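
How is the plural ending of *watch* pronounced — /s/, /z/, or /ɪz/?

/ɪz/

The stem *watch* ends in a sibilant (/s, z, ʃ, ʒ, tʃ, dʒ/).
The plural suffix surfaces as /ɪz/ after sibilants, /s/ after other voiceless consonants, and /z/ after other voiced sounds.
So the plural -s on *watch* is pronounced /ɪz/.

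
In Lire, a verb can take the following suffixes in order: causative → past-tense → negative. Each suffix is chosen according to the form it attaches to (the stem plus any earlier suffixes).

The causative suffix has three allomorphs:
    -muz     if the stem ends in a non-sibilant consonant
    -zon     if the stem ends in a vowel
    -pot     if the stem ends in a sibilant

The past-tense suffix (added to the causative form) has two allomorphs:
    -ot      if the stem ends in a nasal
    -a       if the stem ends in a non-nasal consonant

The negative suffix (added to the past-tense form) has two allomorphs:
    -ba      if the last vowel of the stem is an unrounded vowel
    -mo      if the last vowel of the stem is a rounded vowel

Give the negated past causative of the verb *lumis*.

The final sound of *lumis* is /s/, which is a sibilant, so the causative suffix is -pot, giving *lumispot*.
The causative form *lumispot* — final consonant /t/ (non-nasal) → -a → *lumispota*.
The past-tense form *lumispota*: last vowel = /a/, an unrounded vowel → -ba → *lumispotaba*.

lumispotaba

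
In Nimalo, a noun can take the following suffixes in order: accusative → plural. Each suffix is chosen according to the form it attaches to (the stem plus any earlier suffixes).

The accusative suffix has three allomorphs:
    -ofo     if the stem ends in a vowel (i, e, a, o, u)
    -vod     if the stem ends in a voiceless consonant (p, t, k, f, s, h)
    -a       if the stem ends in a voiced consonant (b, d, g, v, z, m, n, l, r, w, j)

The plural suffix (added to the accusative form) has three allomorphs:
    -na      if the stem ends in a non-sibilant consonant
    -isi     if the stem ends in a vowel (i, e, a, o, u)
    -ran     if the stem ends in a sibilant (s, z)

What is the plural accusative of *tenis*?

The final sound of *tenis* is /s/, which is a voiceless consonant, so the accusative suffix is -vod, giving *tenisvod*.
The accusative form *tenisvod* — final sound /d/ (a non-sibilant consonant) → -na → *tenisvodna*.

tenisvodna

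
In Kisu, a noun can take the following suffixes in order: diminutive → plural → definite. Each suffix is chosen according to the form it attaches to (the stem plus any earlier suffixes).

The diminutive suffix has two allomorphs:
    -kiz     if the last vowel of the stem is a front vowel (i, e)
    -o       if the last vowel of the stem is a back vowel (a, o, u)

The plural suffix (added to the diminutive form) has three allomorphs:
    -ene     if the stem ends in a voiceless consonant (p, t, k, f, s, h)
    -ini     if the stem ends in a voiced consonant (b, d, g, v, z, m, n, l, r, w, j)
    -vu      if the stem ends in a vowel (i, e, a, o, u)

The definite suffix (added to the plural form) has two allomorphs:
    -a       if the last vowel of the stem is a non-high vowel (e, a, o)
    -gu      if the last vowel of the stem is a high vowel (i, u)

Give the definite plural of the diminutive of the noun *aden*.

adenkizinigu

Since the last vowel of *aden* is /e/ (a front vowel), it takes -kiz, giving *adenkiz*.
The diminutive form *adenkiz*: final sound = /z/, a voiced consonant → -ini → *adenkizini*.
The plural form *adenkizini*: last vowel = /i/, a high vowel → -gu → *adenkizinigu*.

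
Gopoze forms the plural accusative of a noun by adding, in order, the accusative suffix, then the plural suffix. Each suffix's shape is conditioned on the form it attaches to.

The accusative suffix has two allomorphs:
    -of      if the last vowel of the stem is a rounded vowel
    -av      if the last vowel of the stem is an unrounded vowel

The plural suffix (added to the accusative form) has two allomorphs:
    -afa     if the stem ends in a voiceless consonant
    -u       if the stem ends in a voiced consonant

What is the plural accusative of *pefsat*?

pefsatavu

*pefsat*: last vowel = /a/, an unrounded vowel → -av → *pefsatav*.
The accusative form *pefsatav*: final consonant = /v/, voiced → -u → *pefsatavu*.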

=-=-=-=-=

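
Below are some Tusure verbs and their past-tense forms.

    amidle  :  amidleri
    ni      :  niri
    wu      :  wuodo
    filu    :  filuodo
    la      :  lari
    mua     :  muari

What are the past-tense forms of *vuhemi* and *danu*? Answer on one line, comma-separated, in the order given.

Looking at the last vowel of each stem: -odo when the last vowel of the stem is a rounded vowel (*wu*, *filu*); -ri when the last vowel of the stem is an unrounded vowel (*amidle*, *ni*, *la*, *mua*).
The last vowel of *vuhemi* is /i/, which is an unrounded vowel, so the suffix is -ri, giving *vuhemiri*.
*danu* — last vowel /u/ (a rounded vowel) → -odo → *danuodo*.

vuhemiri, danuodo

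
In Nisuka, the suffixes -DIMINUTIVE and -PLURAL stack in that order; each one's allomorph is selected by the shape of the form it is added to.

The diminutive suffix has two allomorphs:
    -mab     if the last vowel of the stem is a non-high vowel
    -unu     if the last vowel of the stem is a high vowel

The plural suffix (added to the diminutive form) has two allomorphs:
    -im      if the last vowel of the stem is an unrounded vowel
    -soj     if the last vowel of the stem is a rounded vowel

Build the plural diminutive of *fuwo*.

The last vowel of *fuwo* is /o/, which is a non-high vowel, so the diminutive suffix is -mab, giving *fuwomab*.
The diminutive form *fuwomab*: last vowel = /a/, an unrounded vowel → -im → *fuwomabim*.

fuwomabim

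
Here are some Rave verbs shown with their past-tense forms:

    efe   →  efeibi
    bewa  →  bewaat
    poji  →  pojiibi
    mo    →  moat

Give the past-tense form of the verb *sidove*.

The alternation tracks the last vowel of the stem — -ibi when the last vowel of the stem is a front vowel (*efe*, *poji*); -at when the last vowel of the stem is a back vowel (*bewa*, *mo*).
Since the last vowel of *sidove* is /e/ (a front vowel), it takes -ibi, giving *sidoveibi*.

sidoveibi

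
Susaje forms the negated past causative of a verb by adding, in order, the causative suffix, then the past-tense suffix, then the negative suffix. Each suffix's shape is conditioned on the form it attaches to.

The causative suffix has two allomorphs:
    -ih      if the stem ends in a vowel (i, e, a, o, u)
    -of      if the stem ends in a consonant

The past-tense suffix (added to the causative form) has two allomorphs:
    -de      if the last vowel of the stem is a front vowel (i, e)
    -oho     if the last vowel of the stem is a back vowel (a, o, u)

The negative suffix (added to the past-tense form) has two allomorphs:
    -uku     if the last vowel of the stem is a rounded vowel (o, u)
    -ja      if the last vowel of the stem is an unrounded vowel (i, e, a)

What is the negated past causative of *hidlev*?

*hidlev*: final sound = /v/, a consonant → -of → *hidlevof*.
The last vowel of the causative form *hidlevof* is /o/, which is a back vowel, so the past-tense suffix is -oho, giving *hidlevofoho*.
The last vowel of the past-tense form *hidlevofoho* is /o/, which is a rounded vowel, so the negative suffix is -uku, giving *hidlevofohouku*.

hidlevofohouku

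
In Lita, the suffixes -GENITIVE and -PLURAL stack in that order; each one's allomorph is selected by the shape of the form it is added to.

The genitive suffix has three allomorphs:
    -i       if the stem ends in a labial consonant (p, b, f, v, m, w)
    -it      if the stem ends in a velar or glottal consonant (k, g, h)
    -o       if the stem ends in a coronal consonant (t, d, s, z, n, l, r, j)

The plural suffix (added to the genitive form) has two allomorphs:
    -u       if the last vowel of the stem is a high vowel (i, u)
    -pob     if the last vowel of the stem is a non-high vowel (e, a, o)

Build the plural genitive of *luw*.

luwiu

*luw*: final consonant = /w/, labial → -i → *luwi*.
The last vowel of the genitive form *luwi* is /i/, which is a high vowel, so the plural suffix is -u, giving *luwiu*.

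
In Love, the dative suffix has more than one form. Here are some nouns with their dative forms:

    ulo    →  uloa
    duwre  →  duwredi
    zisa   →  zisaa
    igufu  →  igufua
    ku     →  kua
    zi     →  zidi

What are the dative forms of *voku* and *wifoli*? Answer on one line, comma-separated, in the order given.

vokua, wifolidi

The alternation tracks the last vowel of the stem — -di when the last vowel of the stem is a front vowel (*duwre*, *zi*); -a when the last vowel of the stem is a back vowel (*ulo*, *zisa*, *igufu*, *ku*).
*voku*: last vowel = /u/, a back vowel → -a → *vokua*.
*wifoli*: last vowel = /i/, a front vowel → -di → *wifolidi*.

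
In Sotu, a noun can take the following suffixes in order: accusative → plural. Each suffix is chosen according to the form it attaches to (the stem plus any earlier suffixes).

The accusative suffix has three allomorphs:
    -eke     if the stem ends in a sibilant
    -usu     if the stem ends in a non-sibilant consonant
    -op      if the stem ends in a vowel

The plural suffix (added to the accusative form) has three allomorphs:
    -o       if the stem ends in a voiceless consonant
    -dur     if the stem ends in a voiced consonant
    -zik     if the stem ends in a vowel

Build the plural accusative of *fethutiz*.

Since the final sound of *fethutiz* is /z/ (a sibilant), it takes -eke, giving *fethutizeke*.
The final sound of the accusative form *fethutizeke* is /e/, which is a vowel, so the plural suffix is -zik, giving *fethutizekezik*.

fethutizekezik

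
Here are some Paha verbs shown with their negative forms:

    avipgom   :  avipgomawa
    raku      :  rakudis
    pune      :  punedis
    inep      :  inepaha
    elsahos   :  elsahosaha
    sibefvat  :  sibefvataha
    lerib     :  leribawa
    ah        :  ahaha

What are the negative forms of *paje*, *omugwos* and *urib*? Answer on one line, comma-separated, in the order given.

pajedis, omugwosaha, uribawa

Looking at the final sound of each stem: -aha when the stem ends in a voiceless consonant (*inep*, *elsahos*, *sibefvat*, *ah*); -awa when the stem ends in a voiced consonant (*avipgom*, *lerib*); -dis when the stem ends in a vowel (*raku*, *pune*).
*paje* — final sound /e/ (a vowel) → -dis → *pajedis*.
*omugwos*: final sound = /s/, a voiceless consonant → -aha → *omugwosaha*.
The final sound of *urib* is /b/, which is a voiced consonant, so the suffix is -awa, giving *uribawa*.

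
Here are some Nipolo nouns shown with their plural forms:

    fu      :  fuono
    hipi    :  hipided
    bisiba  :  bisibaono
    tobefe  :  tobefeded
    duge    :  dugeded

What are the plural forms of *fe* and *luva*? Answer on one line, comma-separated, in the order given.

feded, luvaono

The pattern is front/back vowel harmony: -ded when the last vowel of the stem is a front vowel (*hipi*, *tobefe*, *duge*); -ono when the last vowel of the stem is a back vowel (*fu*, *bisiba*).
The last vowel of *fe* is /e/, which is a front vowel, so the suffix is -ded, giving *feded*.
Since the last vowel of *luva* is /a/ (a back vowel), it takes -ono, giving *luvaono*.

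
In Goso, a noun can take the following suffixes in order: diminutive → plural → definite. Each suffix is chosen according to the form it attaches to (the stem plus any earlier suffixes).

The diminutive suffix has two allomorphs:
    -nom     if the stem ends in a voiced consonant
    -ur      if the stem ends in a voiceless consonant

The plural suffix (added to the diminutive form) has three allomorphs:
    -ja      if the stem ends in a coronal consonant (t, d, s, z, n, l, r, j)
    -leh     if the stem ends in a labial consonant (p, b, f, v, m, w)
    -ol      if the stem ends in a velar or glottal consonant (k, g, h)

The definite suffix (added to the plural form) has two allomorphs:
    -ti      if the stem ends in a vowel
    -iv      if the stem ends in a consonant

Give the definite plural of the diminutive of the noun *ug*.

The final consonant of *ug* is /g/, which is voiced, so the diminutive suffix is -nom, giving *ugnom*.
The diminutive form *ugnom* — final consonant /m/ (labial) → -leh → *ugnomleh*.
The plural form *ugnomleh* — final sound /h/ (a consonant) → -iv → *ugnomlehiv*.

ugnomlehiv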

=-=-=-=-=

Out of the entries above, write out only the lines between the line holding "a non-nasal consonant" and the line holding "sibilant (s, z)", inclusive, each exactly as given.

▶ _Solution below_
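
    -a       if the stem ends in a non-nasal consonant

The negative suffix (added to the past-tense form) has two allomorphs:
    -ba      if the last vowel of the stem is an unrounded vowel
    -mo      if the last vowel of the stem is a rounded vowel

Give the negated past causative of the verb *lumis*.

The final sound of *lumis* is /s/, which is a sibilant, so the causative suffix is -pot, giving *lumispot*.
The causative form *lumispot* — final consonant /t/ (non-nasal) → -a → *lumispota*.
The past-tense form *lumispota*: last vowel = /a/, an unrounded vowel → -ba → *lumispotaba*.

lumispotaba

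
In Nimalo, a noun can take the following suffixes in order: accusative → plural. Each suffix is chosen according to the form it attaches to (the stem plus any earlier suffixes).

The accusative suffix has three allomorphs:
    -ofo     if the stem ends in a vowel (i, e, a, o, u)
    -vod     if the stem ends in a voiceless consonant (p, t, k, f, s, h)
    -a       if the stem ends in a voiced consonant (b, d, g, v, z, m, n, l, r, w, j)

The plural suffix (added to the accusative form) has three allomorphs:
    -na      if the stem ends in a non-sibilant consonant
    -isi     if the stem ends in a vowel (i, e, a, o, u)
    -ran     if the stem ends in a sibilant (s, z)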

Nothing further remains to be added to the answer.